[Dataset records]
◆ ◆ ◆ ◆ ◆
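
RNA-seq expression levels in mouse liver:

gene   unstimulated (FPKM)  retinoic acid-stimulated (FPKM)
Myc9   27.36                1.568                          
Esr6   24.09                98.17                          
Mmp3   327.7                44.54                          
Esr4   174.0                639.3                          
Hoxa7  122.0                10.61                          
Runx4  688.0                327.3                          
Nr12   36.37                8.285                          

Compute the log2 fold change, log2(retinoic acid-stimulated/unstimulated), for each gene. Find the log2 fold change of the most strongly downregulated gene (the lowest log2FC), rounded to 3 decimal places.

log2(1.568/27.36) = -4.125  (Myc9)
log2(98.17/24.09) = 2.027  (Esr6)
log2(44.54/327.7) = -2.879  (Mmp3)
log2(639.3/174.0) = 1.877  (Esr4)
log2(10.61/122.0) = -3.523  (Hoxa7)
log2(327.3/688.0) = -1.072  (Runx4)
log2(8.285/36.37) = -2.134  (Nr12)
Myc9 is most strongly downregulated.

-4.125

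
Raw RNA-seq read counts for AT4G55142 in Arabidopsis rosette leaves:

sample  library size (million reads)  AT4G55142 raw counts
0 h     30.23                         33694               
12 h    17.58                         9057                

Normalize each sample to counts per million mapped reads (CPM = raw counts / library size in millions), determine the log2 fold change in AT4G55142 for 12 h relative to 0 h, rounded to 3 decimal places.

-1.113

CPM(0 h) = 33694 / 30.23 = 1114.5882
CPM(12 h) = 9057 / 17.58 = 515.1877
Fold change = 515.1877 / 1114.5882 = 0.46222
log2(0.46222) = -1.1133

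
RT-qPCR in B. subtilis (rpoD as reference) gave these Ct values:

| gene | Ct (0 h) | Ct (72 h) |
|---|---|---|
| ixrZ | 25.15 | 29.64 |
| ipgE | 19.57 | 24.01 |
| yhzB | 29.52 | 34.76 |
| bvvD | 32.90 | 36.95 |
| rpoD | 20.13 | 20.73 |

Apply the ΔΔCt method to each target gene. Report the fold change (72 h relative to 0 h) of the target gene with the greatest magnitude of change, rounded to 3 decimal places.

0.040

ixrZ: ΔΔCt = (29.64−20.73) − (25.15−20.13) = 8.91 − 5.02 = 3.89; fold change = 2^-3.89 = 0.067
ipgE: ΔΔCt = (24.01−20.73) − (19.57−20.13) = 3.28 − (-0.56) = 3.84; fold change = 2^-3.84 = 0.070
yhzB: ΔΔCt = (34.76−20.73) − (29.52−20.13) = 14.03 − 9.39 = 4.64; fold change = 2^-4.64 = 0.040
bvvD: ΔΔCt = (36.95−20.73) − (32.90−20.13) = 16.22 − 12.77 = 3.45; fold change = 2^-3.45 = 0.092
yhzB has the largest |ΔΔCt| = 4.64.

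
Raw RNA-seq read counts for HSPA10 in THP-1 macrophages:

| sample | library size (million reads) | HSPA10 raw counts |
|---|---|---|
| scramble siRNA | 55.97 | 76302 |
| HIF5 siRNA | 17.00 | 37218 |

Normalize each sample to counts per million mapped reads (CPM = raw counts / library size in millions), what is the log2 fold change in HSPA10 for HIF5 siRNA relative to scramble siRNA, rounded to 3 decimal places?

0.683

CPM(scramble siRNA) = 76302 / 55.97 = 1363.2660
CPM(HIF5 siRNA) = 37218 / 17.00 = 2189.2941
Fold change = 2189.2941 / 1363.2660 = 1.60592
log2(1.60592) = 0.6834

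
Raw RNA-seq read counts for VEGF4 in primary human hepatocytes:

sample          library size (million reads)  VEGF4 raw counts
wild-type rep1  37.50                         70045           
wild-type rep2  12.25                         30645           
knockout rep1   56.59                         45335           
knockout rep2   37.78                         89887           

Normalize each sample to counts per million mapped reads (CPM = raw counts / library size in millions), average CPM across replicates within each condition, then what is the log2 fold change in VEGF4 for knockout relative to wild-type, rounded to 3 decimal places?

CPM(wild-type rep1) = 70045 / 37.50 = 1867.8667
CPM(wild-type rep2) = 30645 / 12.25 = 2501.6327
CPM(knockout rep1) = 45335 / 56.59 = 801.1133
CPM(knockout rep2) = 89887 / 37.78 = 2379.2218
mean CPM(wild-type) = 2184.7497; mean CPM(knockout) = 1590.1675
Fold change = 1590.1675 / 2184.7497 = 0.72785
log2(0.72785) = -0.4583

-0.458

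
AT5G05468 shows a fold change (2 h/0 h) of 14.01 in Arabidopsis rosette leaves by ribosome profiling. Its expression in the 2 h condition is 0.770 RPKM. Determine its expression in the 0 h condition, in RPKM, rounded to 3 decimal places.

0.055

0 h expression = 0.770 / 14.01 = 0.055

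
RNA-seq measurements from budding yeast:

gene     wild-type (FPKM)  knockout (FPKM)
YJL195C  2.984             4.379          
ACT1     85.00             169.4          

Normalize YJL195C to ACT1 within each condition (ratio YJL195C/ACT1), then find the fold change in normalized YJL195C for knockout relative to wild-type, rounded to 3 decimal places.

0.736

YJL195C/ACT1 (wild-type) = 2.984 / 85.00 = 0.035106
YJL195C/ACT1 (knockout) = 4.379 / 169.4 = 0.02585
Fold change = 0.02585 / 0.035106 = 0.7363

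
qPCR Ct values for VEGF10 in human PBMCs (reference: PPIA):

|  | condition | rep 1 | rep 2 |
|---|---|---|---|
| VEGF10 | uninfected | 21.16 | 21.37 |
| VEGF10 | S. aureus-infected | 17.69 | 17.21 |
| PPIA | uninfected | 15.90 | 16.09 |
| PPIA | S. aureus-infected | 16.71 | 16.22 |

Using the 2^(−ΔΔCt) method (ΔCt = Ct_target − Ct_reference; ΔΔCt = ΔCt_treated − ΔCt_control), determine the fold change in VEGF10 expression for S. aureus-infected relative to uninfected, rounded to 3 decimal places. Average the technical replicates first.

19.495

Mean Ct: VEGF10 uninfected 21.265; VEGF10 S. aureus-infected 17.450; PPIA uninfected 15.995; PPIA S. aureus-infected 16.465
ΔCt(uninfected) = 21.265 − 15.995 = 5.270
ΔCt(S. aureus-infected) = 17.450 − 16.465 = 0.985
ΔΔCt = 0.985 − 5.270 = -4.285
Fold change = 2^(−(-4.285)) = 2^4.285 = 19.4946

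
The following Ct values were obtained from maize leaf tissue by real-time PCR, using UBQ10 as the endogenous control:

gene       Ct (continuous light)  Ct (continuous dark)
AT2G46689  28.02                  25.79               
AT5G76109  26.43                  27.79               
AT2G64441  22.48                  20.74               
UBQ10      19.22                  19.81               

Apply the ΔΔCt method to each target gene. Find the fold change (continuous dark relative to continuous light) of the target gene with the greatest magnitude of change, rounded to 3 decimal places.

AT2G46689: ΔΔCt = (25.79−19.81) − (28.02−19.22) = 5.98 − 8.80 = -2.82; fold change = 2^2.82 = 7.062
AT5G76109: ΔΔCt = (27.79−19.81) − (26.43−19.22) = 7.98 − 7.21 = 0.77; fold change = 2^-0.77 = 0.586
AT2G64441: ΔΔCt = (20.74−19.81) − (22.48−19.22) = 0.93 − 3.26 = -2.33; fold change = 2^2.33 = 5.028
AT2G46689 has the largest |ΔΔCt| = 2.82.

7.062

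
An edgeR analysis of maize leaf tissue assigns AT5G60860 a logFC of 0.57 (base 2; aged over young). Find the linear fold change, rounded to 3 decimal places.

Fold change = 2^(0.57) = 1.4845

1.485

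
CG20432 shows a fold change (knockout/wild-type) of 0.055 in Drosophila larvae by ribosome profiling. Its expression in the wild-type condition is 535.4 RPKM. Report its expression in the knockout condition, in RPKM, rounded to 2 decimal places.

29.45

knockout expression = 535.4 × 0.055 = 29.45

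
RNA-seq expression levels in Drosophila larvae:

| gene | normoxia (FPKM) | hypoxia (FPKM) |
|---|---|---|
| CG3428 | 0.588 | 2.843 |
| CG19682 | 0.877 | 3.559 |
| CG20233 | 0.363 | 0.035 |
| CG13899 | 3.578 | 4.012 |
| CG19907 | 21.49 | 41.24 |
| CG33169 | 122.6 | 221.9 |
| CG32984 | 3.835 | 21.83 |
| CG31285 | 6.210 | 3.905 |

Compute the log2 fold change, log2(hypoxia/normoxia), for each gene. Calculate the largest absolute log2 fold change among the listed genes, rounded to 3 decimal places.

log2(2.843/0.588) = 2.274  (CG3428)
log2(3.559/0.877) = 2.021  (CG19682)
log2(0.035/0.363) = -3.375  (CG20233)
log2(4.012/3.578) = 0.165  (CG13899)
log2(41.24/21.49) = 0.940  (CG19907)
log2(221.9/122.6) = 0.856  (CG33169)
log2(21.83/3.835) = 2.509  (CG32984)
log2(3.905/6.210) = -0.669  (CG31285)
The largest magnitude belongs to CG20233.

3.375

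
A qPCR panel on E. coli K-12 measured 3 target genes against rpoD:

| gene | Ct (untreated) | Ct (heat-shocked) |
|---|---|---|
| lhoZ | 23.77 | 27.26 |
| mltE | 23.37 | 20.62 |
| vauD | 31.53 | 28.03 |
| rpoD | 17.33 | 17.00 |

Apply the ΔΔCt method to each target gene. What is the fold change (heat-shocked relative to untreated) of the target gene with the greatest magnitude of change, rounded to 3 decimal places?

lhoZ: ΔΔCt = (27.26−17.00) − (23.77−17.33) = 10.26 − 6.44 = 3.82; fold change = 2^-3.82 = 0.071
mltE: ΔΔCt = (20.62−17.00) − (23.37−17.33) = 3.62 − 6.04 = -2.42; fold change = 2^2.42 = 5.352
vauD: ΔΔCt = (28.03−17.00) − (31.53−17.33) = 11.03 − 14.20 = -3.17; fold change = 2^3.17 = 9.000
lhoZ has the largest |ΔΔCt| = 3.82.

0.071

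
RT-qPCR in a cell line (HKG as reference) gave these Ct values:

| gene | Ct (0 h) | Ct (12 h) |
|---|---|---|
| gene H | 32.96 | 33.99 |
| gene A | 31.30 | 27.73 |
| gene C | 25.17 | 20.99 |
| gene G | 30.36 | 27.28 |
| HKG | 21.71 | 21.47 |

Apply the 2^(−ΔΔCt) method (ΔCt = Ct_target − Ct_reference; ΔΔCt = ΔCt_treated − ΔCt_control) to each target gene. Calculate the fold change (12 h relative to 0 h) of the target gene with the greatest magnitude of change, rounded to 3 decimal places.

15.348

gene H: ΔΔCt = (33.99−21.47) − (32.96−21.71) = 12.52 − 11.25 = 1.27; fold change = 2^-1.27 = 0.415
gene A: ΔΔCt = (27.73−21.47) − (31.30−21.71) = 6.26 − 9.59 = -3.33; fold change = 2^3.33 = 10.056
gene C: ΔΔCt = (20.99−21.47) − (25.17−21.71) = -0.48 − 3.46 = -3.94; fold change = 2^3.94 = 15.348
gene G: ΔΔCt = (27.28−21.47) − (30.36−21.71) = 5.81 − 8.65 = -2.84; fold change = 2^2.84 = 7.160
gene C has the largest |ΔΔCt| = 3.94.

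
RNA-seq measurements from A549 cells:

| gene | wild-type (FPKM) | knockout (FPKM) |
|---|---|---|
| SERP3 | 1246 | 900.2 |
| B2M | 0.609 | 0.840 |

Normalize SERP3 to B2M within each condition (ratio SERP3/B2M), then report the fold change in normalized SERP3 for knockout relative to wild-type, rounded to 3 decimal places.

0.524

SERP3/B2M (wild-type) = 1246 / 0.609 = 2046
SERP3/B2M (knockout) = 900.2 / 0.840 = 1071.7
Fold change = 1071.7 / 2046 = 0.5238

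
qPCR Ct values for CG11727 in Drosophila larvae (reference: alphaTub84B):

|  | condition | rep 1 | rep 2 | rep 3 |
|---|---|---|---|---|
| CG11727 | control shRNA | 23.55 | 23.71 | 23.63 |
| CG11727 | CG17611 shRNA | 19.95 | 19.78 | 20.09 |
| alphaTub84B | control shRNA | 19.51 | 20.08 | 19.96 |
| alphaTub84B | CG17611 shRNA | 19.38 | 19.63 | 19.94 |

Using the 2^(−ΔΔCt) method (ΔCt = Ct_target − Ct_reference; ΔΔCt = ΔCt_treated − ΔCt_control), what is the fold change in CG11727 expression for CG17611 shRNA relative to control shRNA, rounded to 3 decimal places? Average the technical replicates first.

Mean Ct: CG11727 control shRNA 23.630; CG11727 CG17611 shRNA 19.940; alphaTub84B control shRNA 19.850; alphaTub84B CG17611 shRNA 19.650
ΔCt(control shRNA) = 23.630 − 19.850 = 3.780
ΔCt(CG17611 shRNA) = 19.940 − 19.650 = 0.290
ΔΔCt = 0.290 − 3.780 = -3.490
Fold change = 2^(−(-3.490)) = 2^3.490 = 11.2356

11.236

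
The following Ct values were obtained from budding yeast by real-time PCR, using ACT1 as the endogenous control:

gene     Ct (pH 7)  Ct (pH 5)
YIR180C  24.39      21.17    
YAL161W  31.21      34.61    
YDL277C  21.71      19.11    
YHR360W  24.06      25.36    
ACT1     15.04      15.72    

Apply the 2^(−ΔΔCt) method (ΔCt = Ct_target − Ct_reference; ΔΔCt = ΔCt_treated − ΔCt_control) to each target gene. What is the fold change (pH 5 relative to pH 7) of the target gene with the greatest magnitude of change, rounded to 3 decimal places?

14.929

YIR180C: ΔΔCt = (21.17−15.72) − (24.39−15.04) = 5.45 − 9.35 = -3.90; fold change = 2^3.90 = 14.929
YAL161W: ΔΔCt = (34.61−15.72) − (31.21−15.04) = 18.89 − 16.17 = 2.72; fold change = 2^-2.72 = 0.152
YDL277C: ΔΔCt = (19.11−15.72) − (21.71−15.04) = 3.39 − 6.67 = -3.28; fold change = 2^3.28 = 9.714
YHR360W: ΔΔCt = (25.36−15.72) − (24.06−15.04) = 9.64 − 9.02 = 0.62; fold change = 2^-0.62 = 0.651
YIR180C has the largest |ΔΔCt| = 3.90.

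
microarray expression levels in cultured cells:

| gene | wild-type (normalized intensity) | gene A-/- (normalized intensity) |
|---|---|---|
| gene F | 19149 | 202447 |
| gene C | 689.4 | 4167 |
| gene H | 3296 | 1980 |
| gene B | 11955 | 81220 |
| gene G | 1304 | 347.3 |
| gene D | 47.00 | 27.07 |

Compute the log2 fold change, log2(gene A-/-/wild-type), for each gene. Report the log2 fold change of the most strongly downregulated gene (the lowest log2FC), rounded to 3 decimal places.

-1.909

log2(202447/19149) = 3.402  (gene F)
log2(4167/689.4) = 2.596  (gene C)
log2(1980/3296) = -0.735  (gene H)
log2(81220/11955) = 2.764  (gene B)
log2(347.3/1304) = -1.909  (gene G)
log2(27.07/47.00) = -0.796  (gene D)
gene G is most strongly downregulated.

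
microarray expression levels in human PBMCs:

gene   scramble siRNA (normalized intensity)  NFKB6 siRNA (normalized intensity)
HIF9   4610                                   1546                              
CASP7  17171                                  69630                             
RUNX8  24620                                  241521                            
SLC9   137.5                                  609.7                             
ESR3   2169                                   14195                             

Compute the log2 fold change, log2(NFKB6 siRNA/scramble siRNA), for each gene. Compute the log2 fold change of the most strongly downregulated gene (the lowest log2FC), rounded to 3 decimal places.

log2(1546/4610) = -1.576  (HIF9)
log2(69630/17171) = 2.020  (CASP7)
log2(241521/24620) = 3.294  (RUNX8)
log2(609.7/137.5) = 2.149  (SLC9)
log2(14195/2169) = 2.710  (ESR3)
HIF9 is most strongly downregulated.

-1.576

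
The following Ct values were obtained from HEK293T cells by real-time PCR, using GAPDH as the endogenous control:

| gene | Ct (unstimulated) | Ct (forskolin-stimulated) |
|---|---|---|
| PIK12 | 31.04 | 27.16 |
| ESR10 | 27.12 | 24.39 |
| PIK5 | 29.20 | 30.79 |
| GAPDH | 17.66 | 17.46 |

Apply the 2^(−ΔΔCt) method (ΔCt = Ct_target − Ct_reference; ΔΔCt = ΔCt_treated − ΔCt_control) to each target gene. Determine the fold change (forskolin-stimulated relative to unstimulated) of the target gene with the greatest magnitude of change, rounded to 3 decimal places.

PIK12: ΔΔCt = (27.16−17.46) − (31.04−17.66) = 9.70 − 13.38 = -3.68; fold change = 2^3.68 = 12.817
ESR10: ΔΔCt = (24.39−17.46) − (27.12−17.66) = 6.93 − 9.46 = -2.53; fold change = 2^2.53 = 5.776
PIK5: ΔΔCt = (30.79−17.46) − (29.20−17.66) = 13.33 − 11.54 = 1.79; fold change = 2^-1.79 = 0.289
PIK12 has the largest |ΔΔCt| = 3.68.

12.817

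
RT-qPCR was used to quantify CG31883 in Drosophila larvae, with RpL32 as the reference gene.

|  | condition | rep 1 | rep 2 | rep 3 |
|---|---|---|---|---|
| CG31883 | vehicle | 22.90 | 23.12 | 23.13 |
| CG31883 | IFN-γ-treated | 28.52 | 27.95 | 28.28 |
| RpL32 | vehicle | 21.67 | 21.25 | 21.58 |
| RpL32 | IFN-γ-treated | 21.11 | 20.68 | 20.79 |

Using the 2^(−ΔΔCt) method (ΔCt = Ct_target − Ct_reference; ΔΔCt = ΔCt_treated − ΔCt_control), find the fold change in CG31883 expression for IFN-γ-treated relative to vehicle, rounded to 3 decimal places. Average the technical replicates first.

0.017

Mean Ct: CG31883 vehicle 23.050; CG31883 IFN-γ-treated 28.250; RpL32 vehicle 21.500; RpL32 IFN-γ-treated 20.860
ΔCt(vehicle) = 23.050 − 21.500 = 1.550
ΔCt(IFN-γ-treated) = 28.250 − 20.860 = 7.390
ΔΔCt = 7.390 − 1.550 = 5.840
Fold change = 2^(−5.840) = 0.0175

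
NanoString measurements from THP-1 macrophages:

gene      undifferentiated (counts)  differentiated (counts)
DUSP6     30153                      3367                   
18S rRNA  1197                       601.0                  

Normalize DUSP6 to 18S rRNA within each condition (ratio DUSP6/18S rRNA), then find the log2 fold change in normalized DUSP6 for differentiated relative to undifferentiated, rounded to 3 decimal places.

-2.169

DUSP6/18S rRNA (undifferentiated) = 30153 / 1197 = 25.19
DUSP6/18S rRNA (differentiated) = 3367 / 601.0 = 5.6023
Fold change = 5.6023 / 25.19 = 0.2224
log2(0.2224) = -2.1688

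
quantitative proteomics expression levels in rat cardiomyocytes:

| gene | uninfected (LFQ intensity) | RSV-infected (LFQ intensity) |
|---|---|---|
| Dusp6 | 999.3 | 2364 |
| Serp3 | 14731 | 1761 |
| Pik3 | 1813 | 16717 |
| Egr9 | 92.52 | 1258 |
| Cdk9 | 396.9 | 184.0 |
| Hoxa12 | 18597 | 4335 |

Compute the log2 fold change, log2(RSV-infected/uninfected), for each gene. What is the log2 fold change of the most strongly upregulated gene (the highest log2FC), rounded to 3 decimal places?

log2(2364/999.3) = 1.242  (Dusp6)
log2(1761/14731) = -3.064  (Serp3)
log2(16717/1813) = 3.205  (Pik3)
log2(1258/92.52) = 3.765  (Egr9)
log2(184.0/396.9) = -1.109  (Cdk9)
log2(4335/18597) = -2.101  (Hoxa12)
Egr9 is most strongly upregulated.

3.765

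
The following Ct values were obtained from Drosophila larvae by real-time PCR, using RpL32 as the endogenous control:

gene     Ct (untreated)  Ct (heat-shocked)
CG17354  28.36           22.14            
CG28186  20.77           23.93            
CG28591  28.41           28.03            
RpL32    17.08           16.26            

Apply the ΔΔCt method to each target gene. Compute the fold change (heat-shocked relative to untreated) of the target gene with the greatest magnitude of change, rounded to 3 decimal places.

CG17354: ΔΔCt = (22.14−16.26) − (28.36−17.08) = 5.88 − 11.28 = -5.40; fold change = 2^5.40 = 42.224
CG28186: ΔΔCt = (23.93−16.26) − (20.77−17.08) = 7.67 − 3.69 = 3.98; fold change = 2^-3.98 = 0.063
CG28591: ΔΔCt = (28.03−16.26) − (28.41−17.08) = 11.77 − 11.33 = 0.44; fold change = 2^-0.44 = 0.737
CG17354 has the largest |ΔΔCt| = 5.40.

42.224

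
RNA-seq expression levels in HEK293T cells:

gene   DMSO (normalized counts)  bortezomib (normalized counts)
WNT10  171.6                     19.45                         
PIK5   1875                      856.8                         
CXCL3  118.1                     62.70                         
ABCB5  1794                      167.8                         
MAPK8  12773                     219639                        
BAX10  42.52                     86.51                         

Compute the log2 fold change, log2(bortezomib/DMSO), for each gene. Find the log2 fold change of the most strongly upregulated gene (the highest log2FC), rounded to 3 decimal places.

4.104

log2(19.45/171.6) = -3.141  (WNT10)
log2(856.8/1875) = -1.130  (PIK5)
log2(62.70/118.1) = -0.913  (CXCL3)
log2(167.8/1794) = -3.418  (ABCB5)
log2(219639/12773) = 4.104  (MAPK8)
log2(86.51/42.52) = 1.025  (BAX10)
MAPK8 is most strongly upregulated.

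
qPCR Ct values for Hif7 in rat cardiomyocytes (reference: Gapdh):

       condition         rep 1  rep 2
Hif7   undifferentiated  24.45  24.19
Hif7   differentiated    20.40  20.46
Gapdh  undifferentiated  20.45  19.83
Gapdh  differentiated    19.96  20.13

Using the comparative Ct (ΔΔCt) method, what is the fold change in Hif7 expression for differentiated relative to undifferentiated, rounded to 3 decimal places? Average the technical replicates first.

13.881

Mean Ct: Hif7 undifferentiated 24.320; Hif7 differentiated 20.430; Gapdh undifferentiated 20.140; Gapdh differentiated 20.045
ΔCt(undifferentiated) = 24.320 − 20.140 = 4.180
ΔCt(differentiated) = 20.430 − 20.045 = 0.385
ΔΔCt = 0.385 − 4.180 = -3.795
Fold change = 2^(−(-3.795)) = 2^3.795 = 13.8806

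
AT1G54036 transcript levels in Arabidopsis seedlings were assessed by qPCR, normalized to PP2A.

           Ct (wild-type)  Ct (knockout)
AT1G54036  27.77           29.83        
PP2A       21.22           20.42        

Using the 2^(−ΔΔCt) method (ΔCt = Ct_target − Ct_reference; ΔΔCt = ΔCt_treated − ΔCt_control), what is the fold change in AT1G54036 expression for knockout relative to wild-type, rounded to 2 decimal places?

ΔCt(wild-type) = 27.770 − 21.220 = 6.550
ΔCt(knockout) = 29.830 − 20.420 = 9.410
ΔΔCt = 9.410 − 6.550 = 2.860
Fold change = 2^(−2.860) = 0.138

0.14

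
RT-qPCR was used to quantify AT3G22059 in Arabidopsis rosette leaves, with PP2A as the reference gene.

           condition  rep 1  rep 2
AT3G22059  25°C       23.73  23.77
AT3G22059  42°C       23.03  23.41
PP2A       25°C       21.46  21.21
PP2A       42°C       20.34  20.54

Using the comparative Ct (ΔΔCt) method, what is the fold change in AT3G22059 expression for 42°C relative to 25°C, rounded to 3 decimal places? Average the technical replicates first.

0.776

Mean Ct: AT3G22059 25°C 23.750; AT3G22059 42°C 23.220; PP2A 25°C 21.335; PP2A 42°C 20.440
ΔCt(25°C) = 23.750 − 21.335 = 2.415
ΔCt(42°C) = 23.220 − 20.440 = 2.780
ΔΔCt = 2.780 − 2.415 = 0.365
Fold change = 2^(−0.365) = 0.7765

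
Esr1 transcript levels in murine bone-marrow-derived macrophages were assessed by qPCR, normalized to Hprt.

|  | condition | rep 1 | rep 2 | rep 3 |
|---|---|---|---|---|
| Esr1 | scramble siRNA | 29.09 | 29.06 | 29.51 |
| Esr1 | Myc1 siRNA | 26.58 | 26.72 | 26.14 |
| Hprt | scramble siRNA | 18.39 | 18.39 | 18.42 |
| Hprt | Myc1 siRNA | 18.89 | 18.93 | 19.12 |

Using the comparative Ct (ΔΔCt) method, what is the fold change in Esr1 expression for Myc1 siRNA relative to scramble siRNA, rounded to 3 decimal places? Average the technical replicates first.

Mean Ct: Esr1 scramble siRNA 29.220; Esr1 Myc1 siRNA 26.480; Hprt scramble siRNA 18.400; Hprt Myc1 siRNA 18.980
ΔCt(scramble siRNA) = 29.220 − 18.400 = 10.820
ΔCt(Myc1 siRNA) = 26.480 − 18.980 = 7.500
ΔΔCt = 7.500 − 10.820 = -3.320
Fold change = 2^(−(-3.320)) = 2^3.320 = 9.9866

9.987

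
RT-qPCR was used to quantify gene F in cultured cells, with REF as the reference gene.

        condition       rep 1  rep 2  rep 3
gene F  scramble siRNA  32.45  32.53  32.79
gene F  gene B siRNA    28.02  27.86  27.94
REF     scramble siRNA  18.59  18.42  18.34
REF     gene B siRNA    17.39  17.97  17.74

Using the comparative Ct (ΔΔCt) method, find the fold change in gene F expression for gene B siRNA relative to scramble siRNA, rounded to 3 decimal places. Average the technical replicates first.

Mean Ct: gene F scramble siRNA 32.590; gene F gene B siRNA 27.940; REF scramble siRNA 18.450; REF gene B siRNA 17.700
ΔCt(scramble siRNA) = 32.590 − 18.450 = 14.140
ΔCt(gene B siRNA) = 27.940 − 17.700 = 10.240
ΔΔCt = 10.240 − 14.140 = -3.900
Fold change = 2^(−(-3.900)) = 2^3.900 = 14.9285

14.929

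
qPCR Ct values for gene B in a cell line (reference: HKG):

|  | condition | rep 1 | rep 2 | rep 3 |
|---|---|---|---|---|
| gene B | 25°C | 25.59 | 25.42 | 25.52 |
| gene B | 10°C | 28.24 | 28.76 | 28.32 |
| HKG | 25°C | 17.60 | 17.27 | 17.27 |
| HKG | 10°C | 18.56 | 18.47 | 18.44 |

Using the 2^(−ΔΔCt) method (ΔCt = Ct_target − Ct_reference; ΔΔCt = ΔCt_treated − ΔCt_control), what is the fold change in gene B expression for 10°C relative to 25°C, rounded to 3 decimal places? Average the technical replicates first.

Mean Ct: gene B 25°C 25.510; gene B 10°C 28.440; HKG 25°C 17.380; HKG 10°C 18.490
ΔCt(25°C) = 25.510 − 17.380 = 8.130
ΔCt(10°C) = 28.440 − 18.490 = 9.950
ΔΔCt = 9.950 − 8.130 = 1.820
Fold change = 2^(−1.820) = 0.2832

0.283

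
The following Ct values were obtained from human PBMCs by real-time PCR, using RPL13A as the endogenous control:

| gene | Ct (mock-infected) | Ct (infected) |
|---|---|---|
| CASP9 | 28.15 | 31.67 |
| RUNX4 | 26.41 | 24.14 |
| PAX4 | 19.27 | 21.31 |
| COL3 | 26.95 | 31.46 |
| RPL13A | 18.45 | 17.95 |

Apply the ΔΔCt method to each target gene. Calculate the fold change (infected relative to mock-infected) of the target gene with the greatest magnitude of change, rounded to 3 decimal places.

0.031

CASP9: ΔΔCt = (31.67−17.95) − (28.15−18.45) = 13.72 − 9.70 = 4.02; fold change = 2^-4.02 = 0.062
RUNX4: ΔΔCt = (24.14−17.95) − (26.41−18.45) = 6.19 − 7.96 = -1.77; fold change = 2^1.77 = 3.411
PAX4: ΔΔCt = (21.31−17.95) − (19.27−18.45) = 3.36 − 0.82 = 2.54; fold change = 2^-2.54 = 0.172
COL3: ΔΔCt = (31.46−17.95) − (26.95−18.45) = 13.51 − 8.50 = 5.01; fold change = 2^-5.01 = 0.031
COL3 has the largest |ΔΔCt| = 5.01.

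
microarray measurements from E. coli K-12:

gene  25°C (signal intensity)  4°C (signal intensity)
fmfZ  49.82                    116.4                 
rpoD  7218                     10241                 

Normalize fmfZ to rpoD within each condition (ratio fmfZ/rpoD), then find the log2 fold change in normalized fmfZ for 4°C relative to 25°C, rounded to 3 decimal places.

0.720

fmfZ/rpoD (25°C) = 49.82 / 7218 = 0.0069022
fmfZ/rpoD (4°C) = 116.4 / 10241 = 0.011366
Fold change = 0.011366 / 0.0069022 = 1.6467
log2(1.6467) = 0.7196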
◆ ◆ ◆ ◆ ◆
Task to complete -> In the lines above, spot each one that contains the word "used" and copy it.

Answer to this task ->
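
RT-qPCR was used to quantify CG31883 in Drosophila larvae, with RpL32 as the reference gene.
RT-qPCR was used to quantify AT3G22059 in Arabidopsis rosette leaves, with PP2A as the reference gene.
RT-qPCR was used to quantify gene F in cultured cells, with REF as the reference gene.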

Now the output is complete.